◆ **TASK DESCRIPTION**: Lines with "automaton": copy each one from the listing below.

◆ **RECORDS**:
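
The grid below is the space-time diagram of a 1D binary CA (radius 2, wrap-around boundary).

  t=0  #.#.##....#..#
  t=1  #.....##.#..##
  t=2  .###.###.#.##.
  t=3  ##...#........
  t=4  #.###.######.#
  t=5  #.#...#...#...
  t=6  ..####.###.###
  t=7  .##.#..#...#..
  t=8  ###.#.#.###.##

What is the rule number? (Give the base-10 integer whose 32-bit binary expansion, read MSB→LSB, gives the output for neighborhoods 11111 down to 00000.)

  #####|.  b31=0 t=4,i=8
  ####.|#  b30=1 t=4,i=10
  ###.#|.  b29=0 t=2,i=3
  ###..|.  b28=0 t=1,i=0
  ##.##|.  b27=0 t=2,i=4
  ##.#.|.  b26=0 t=0,i=1
  ##..#|.  b25=0 t=2,i=13
  ##...|#  b24=1 t=0,i=6
  #.###|#  b23=1 t=2,i=5
  #.##.|.  b22=0 t=0,i=4
  #.#.#|.  b21=0 t=0,i=2
  #.#..|#  b20=1 t=1,i=9
  #..##|#  b19=1 t=0,i=12
  #..#.|#  b18=1 t=7,i=6
  #...#|#  b17=1 t=3,i=3
  #....|#  b16=1 t=0,i=7
  .####|.  b15=0 t=4,i=7
  .###.|.  b14=0 t=1,i=13
  .##.#|#  b13=1 t=0,i=0
  .##..|.  b12=0 t=0,i=5
  .#.##|.  b11=0 t=0,i=3
  .#.#.|.  b10=0 t=5,i=1
  .#..#|.  b9=0 t=0,i=11
  .#...|#  b8=1 t=3,i=6
  ..###|#  b7=1 t=1,i=12
  ..##.|#  b6=1 t=0,i=13
  ..#.#|.  b5=0 t=5,i=0
  ..#..|.  b4=0 t=0,i=10
  ...##|#  b3=1 t=1,i=5
  ...#.|#  b2=1 t=0,i=9
  ....#|.  b1=0 t=0,i=8
  .....|#  b0=1 t=1,i=3
  bits 01000001100111110010000111001101 = 1100947917

1100947917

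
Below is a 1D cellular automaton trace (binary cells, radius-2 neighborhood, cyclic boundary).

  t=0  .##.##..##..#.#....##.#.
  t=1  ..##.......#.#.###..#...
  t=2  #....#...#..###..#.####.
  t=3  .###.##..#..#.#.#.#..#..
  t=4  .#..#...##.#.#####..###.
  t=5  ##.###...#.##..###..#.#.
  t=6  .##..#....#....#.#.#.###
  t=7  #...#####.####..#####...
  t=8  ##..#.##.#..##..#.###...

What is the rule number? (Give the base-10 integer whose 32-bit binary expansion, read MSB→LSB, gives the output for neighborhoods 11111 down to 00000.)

  #####|#  b31=1 t=4,i=15
  ####.|#  b30=1 t=2,i=21
  ###.#|.  b29=0 t=2,i=22
  ###..|#  b28=1 t=1,i=17
  ##.##|#  b27=1 t=0,i=3
  ##.#.|.  b26=0 t=0,i=21
  ##..#|.  b25=0 t=0,i=6
  ##...|.  b24=0 t=1,i=4
  #.###|.  b23=0 t=1,i=15
  #.##.|.  b22=0 t=0,i=4
  #.#.#|#  b21=1 t=1,i=13
  #.#..|.  b20=0 t=0,i=14
  #..##|.  b19=0 t=0,i=0
  #..#.|#  b18=1 t=0,i=11
  #...#|.  b17=0 t=2,i=7
  #....|#  b16=1 t=0,i=16
  .####|.  b15=0 t=2,i=20
  .###.|.  b14=0 t=1,i=16
  .##.#|#  b13=1 t=0,i=2
  .##..|.  b12=0 t=0,i=5
  .#.##|#  b11=1 t=1,i=14
  .#.#.|#  b10=1 t=0,i=13
  .#..#|.  b9=0 t=0,i=23
  .#...|#  b8=1 t=0,i=15
  ..###|#  b7=1 t=2,i=12
  ..##.|.  b6=0 t=0,i=1
  ..#.#|.  b5=0 t=0,i=12
  ..#..|#  b4=1 t=1,i=20
  ...##|.  b3=0 t=0,i=18
  ...#.|.  b2=0 t=1,i=10
  ....#|#  b1=1 t=0,i=17
  .....|.  b0=0 t=1,i=6
  bits 11011000001001010010110110010010 = 3626315154

3626315154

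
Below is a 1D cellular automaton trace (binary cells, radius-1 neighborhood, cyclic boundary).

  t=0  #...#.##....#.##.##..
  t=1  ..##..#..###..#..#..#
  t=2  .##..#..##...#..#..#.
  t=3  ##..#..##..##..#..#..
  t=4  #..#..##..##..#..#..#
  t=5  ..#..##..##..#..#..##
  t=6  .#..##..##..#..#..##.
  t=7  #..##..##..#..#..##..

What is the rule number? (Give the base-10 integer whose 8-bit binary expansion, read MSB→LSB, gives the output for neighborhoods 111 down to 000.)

  ###|.  b7=0 t=1,i=10
  ##.|.  b6=0 t=0,i=7
  #.#|.  b5=0 t=0,i=5
  #..|.  b4=0 t=0,i=1
  .##|#  b3=1 t=0,i=6
  .#.|.  b2=0 t=0,i=0
  ..#|#  b1=1 t=0,i=3
  ...|#  b0=1 t=0,i=2
  bits 00001011 = 11

11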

◆ **ANSWER FOR THIS EXERCISE**:
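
Below is a 1D cellular automaton trace (binary cells, radius-2 neighborhood, cyclic boundary).
Below is a 1D cellular automaton trace (binary cells, radius-1 neighborhood, cyclic boundary).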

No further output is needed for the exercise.